### What is required
Below are the records; give again exactly the lines that run from the one with "How many distinct" through the last line.

### Data to examine
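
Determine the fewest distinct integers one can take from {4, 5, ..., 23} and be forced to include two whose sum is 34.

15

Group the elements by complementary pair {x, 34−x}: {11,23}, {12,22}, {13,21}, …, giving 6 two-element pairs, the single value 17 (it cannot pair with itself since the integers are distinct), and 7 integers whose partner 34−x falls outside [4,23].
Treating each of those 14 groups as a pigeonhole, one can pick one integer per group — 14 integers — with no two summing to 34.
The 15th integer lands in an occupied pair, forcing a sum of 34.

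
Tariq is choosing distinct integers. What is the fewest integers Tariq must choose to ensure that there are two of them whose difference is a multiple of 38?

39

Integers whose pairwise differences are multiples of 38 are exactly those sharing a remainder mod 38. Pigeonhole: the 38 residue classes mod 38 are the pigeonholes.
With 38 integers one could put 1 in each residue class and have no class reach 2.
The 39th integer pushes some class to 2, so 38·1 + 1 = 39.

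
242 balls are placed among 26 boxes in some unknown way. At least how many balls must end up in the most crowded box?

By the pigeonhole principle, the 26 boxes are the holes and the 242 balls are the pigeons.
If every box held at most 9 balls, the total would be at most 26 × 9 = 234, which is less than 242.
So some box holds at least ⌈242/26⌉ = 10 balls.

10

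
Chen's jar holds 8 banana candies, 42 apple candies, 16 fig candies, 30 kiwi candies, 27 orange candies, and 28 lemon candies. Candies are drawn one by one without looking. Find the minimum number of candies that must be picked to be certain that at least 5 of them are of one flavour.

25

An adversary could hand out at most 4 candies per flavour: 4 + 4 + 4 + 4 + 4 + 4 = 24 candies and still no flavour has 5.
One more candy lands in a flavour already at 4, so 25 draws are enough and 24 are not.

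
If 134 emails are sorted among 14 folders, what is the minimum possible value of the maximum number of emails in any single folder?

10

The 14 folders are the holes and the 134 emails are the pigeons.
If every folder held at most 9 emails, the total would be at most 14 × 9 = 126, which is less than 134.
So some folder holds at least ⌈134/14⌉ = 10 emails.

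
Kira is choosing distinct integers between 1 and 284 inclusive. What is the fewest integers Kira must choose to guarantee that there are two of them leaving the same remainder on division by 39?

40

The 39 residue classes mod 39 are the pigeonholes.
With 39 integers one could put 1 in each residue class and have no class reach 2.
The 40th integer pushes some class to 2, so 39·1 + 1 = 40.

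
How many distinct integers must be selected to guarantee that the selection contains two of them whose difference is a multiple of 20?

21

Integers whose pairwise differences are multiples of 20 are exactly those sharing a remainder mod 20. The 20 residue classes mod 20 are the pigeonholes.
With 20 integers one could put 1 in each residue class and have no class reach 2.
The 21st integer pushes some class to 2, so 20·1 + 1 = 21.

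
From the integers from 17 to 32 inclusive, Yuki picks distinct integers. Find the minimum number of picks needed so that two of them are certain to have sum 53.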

### Response
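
How many distinct integers must be selected to guarantee that the selection contains two of them whose difference is a multiple of 20?

21

Integers whose pairwise differences are multiples of 20 are exactly those sharing a remainder mod 20. The 20 residue classes mod 20 are the pigeonholes.
With 20 integers one could put 1 in each residue class and have no class reach 2.
The 21st integer pushes some class to 2, so 20·1 + 1 = 21.

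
From the integers from 17 to 32 inclusive, Yuki picks distinct integers. Find the minimum number of picks needed so that two of them are certain to have sum 53.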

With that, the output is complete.